— TASK ITEM —
Whenever a line of the listing contains the string "reactions", return that line.

##### EXTRACTED RECORDS

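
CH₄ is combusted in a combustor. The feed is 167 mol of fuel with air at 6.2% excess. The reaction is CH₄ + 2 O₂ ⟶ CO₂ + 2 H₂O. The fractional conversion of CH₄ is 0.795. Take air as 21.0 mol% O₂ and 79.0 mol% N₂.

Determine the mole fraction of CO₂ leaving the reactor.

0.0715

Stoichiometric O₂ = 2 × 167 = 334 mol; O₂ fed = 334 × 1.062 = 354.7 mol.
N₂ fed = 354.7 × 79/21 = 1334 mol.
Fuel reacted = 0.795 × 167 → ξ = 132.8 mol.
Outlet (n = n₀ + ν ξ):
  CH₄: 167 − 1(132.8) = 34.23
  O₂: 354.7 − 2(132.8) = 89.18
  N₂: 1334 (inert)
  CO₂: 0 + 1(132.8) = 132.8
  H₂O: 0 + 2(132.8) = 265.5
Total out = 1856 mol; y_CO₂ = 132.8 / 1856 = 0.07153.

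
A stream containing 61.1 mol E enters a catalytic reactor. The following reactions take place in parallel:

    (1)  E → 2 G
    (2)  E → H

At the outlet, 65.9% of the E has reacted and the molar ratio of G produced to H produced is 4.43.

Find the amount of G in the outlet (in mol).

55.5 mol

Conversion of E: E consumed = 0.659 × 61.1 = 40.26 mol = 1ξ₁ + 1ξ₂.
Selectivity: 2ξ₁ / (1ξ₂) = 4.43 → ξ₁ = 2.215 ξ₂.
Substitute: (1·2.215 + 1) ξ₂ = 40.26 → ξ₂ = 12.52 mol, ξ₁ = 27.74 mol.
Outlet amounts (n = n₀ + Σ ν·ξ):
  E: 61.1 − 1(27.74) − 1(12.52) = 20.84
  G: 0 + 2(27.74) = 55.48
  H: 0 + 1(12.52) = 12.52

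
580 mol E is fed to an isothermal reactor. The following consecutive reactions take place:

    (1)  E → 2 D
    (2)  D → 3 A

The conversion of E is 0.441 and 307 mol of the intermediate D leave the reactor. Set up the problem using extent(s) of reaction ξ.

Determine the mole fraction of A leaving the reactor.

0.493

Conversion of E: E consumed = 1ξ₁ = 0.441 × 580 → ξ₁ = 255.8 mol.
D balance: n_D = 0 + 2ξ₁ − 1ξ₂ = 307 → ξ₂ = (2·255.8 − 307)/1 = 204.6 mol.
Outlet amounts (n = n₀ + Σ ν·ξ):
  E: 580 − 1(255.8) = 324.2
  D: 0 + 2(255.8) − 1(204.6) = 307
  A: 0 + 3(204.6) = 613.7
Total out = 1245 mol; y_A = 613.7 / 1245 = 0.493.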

##########

— RESPONSE FOR THIS EXERCISE —
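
A stream containing 61.1 mol E enters a catalytic reactor. The following reactions take place in parallel:
580 mol E is fed to an isothermal reactor. The following consecutive reactions take place: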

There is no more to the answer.